[Opening ENTRIES SHOWN section]

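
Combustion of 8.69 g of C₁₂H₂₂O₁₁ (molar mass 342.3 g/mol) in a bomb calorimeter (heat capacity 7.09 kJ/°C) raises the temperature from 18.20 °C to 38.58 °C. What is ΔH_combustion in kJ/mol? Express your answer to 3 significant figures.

ΔT = 38.58 − 18.20 = 20.38 °C
q_cal = C_cal × ΔT = 7.09 × 20.38 = 144.4942 kJ
n = 8.69 / 342.3 = 0.02539 mol
q_rxn = −q_cal = -144.4942 kJ
ΔH = -144.4942 / 0.02539 = -5691 kJ/mol

ΔH = -5690 kJ/mol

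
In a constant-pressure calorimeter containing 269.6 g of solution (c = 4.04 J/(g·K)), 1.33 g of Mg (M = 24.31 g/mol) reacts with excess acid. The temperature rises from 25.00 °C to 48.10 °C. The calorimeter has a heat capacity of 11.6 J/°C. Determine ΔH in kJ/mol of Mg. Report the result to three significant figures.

|ΔT| = |48.10 − 25.00| = 23.10 °C
|q_surr| = (269.6 × 4.04 + 11.6) × 23.10 = 1100.784 × 23.10 = 25430 J
n(Mg) = 1.33 / 24.31 = 0.05471 mol
Temperature rose, so q_rxn = −|q_surr| = -25.43 kJ
ΔH = q_rxn / n = -464.8 kJ/mol

ΔH = -465 kJ/mol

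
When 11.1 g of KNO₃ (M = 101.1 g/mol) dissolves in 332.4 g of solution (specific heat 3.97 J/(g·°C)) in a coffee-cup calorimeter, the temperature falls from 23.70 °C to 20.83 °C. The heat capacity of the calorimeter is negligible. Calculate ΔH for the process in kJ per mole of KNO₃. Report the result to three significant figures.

ΔH = 34.5 kJ/mol

|ΔT| = |20.83 − 23.70| = 2.87 °C
|q_surr| = (332.4 × 3.97) × 2.87 = 1319.628 × 2.87 = 3787 J
n(KNO₃) = 11.1 / 101.1 = 0.1098 mol
Temperature fell, so q_rxn = +|q_surr| = 3.787 kJ
ΔH = q_rxn / n = 34.49 kJ/mol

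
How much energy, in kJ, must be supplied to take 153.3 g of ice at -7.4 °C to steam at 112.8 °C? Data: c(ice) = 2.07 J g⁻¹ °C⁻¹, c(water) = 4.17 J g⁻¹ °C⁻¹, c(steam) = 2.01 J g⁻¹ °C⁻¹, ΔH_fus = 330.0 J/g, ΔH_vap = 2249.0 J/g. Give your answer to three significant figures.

q = 466 kJ

q1 (heat ice -7.4→0.0 °C): 153.3 × 2.07 × 7.4 = 2348 J
q2 (melt at 0 °C): 153.3 × 330.0 = 50589 J
q3 (heat water 0.0→100.0 °C): 153.3 × 4.17 × 100.0 = 63926 J
q4 (vaporize at 100 °C): 153.3 × 2249.0 = 344772 J
q5 (heat steam 100.0→112.8 °C): 153.3 × 2.01 × 12.8 = 3944 J
Total: 2348 + 50589 + 63926 + 344772 + 3944 = 465579 J = 466 kJ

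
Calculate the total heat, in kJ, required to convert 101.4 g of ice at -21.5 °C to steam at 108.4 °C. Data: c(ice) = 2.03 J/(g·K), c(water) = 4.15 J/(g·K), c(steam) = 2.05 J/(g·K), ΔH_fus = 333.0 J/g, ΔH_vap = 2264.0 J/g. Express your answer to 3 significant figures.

q = 312 kJ

q1 (heat ice -21.5→0.0 °C): 101.4 × 2.03 × 21.5 = 4426 J
q2 (melt at 0 °C): 101.4 × 333.0 = 33766 J
q3 (heat water 0.0→100.0 °C): 101.4 × 4.15 × 100.0 = 42081 J
q4 (vaporize at 100 °C): 101.4 × 2264.0 = 229570 J
q5 (heat steam 100.0→108.4 °C): 101.4 × 2.05 × 8.4 = 1746 J
Total: 4426 + 33766 + 42081 + 229570 + 1746 = 311589 J = 312 kJ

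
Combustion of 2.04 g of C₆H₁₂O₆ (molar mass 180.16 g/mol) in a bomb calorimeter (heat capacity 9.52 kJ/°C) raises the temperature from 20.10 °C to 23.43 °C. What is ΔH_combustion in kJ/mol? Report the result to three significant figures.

ΔH = -2800 kJ/mol

ΔT = 23.43 − 20.10 = 3.33 °C
q_cal = C_cal × ΔT = 9.52 × 3.33 = 31.7016 kJ
n = 2.04 / 180.16 = 0.01132 mol
q_rxn = −q_cal = -31.7016 kJ
ΔH = -31.7016 / 0.01132 = -2800 kJ/mol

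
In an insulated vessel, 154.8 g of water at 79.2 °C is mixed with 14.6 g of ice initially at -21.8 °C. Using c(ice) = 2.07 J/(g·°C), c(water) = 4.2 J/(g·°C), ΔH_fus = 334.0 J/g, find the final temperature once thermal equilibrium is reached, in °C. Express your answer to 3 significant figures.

T_f = 64.6 °C

Heat to bring ice to 0 °C and melt it: q₁ = 14.6×2.07×21.8 + 14.6×334.0 = 5535.2 J
Heat the water can supply cooling to 0 °C: 154.8×4.2×79.2 = 51492.7 J > q₁, so all ice melts.
Energy balance: 154.8×4.2×(79.2 − T) = 5535.2 + 14.6×4.2×(T − 0)
650.16(79.2 − T) = 5535.2 + 61.32 T
51492.7 − 5535.2 = 711.48 T
T = 45957.5 / 711.48 = 64.59 °C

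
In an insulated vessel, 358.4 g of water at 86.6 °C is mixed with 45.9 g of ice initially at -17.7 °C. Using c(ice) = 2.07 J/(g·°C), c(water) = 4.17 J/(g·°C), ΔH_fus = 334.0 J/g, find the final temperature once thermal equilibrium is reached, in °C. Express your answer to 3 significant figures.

T_f = 66.7 °C

Heat to bring ice to 0 °C and melt it: q₁ = 45.9×2.07×17.7 + 45.9×334.0 = 17012 J
Heat the water can supply cooling to 0 °C: 358.4×4.17×86.6 = 129426 J > q₁, so all ice melts.
Energy balance: 358.4×4.17×(86.6 − T) = 17012 + 45.9×4.17×(T − 0)
1494.528(86.6 − T) = 17012 + 191.403 T
129426 − 17012 = 1685.931 T
T = 112414 / 1685.931 = 66.68 °C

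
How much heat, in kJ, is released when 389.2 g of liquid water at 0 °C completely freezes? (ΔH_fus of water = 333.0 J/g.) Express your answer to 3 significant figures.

q = m × ΔH_fus = 389.2 × 333.0 = 129600 J = 130 kJ

q = 130 kJ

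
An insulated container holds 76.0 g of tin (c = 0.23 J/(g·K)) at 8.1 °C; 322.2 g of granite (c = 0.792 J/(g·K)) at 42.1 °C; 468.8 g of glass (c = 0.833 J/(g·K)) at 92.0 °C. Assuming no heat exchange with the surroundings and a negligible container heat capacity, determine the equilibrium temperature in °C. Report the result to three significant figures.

T_f = 70.6 °C

Σ mᵢcᵢ(T − Tᵢ) = 0  ⇒  T = Σ mᵢcᵢTᵢ / Σ mᵢcᵢ
Σ mᵢcᵢ = 76.0×0.23 + 322.2×0.792 + 468.8×0.833 = 663.1728
Σ mᵢcᵢTᵢ = 17.48×8.1 + 255.1824×42.1 + 390.5104×92.0 = 46812
T = 46812 / 663.1728 = 70.59 °C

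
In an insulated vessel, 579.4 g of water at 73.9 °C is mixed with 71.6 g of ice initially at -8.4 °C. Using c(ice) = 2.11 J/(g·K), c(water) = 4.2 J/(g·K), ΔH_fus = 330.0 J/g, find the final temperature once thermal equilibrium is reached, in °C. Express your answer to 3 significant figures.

T_f = 56.7 °C

Heat to bring ice to 0 °C and melt it: q₁ = 71.6×2.11×8.4 + 71.6×330.0 = 24897 J
Heat the water can supply cooling to 0 °C: 579.4×4.2×73.9 = 179834 J > q₁, so all ice melts.
Energy balance: 579.4×4.2×(73.9 − T) = 24897 + 71.6×4.2×(T − 0)
2433.48(73.9 − T) = 24897 + 300.72 T
179834 − 24897 = 2734.20 T
T = 154937 / 2734.20 = 56.67 °C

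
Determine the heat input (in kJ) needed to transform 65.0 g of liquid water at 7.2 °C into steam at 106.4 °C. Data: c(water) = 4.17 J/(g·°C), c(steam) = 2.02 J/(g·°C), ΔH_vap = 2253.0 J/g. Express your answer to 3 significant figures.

q = 172 kJ

q1 (heat water 7.2→100.0 °C): 65.0 × 4.17 × 92.8 = 25153 J
q2 (vaporize at 100 °C): 65.0 × 2253.0 = 146445 J
q3 (heat steam 100.0→106.4 °C): 65.0 × 2.02 × 6.4 = 840 J
Total: 25153 + 146445 + 840 = 172438 J = 172 kJ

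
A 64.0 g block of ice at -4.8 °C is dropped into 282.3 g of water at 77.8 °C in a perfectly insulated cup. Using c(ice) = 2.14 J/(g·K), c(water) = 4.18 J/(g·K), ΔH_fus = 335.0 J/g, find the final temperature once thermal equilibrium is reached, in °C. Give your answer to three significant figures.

Heat to bring ice to 0 °C and melt it: q₁ = 64.0×2.14×4.8 + 64.0×335.0 = 22097 J
Heat the water can supply cooling to 0 °C: 282.3×4.18×77.8 = 91805.1 J > q₁, so all ice melts.
Energy balance: 282.3×4.18×(77.8 − T) = 22097 + 64.0×4.18×(T − 0)
1180.014(77.8 − T) = 22097 + 267.52 T
91805.1 − 22097 = 1447.534 T
T = 69708.1 / 1447.534 = 48.16 °C

T_f = 48.2 °C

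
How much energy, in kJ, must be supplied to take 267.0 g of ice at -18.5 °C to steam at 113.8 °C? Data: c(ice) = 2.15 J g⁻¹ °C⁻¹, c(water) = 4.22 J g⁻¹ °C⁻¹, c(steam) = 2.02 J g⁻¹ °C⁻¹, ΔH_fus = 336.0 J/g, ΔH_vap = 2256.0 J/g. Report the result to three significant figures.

q1 (heat ice -18.5→0.0 °C): 267.0 × 2.15 × 18.5 = 10620 J
q2 (melt at 0 °C): 267.0 × 336.0 = 89712 J
q3 (heat water 0.0→100.0 °C): 267.0 × 4.22 × 100.0 = 112674 J
q4 (vaporize at 100 °C): 267.0 × 2256.0 = 602352 J
q5 (heat steam 100.0→113.8 °C): 267.0 × 2.02 × 13.8 = 7443 J
Total: 10620 + 89712 + 112674 + 602352 + 7443 = 822801 J = 823 kJ

q = 823 kJ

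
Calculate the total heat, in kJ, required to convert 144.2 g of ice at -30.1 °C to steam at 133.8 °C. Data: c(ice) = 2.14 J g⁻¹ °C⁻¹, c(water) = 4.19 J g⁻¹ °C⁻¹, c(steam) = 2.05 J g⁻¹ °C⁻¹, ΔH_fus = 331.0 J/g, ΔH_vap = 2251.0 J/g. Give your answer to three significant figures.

q1 (heat ice -30.1→0.0 °C): 144.2 × 2.14 × 30.1 = 9288 J
q2 (melt at 0 °C): 144.2 × 331.0 = 47730 J
q3 (heat water 0.0→100.0 °C): 144.2 × 4.19 × 100.0 = 60420 J
q4 (vaporize at 100 °C): 144.2 × 2251.0 = 324594 J
q5 (heat steam 100.0→133.8 °C): 144.2 × 2.05 × 33.8 = 9992 J
Total: 9288 + 47730 + 60420 + 324594 + 9992 = 452024 J = 452 kJ

q = 452 kJ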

[Closing ENTRIES SHOWN section]

■ YOUR TASK
Restate word for word the lines above, beginning with the one that contains "A 64.0 g block" and ending with the last line.

■ WRITTEN ANSWER
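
A 64.0 g block of ice at -4.8 °C is dropped into 282.3 g of water at 77.8 °C in a perfectly insulated cup. Using c(ice) = 2.14 J/(g·K), c(water) = 4.18 J/(g·K), ΔH_fus = 335.0 J/g, find the final temperature once thermal equilibrium is reached, in °C. Give your answer to three significant figures.

Heat to bring ice to 0 °C and melt it: q₁ = 64.0×2.14×4.8 + 64.0×335.0 = 22097 J
Heat the water can supply cooling to 0 °C: 282.3×4.18×77.8 = 91805.1 J > q₁, so all ice melts.
Energy balance: 282.3×4.18×(77.8 − T) = 22097 + 64.0×4.18×(T − 0)
1180.014(77.8 − T) = 22097 + 267.52 T
91805.1 − 22097 = 1447.534 T
T = 69708.1 / 1447.534 = 48.16 °C

T_f = 48.2 °C

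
How much energy, in kJ, must be supplied to take 267.0 g of ice at -18.5 °C to steam at 113.8 °C? Data: c(ice) = 2.15 J g⁻¹ °C⁻¹, c(water) = 4.22 J g⁻¹ °C⁻¹, c(steam) = 2.02 J g⁻¹ °C⁻¹, ΔH_fus = 336.0 J/g, ΔH_vap = 2256.0 J/g. Report the result to three significant figures.

q1 (heat ice -18.5→0.0 °C): 267.0 × 2.15 × 18.5 = 10620 J
q2 (melt at 0 °C): 267.0 × 336.0 = 89712 J
q3 (heat water 0.0→100.0 °C): 267.0 × 4.22 × 100.0 = 112674 J
q4 (vaporize at 100 °C): 267.0 × 2256.0 = 602352 J
q5 (heat steam 100.0→113.8 °C): 267.0 × 2.02 × 13.8 = 7443 J
Total: 10620 + 89712 + 112674 + 602352 + 7443 = 822801 J = 823 kJ

q = 823 kJ

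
Calculate the total heat, in kJ, required to convert 144.2 g of ice at -30.1 °C to steam at 133.8 °C. Data: c(ice) = 2.14 J g⁻¹ °C⁻¹, c(water) = 4.19 J g⁻¹ °C⁻¹, c(steam) = 2.05 J g⁻¹ °C⁻¹, ΔH_fus = 331.0 J/g, ΔH_vap = 2251.0 J/g. Give your answer to three significant figures.

q1 (heat ice -30.1→0.0 °C): 144.2 × 2.14 × 30.1 = 9288 J
q2 (melt at 0 °C): 144.2 × 331.0 = 47730 J
q3 (heat water 0.0→100.0 °C): 144.2 × 4.19 × 100.0 = 60420 J
q4 (vaporize at 100 °C): 144.2 × 2251.0 = 324594 J
q5 (heat steam 100.0→133.8 °C): 144.2 × 2.05 × 33.8 = 9992 J
Total: 9288 + 47730 + 60420 + 324594 + 9992 = 452024 J = 452 kJ

q = 452 kJ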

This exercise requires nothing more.